[Records contained in a dataset]
⟨

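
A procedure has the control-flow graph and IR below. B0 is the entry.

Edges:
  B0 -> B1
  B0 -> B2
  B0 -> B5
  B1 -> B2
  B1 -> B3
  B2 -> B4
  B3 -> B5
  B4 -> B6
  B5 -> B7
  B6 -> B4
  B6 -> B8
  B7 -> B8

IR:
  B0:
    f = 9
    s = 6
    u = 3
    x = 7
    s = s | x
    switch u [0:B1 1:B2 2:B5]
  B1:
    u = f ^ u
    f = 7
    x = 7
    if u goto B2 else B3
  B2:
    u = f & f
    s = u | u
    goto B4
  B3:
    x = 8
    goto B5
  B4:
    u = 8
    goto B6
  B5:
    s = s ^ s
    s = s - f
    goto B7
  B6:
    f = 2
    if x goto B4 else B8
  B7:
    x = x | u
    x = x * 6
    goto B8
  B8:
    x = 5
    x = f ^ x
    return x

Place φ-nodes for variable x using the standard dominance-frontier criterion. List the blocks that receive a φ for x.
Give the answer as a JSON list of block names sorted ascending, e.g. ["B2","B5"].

Answer: ["B2", "B5", "B8"]

Working:
idom tree: B1←B0 B2←B0 B3←B1 B4←B2 B5←B0 B6←B4 B7←B5 B8←B0
Dom∩ at merges:
  B2: preds {B0,B1}: {B0} ∩ {B0,B1} = {B0}; idom=B0
  B4: preds {B2,B6}: {B0,B2} ∩ {B0,B2,B4,B6} = {B0,B2}; idom=B2
  B5: preds {B0,B3}: {B0} ∩ {B0,B1,B3} = {B0}; idom=B0
  B8: preds {B6,B7}: {B0,B2,B4,B6} ∩ {B0,B5,B7} = {B0}; idom=B0

Frontier:
  join B2 pred B0: · stop@B0
  join B2 pred B1: B1 stop@B0
  join B4 pred B2: · stop@B2
  join B4 pred B6: B6→B4 stop@B2
  join B5 pred B0: · stop@B0
  join B5 pred B3: B3→B1 stop@B0
  join B8 pred B6: B6→B4→B2 stop@B0
  join B8 pred B7: B7→B5 stop@B0
  B0 → ∅
  B1 → {B2,B5}
  B2 → {B8}
  B3 → {B5}
  B4 → {B4,B8}
  B5 → {B8}
  B6 → {B4,B8}
  B7 → {B8}
  B8 → ∅

φ for x: defs {B0,B1,B3,B7,B8}
  DF⁺ = {B2,B5,B8}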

⟩

» **TASK TO CARRY OUT**: Your answer should be each line from the entries that includes the string "else".

» **PROBLEM SOLUTION**:
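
    if u goto B2 else B3
    if x goto B4 else B8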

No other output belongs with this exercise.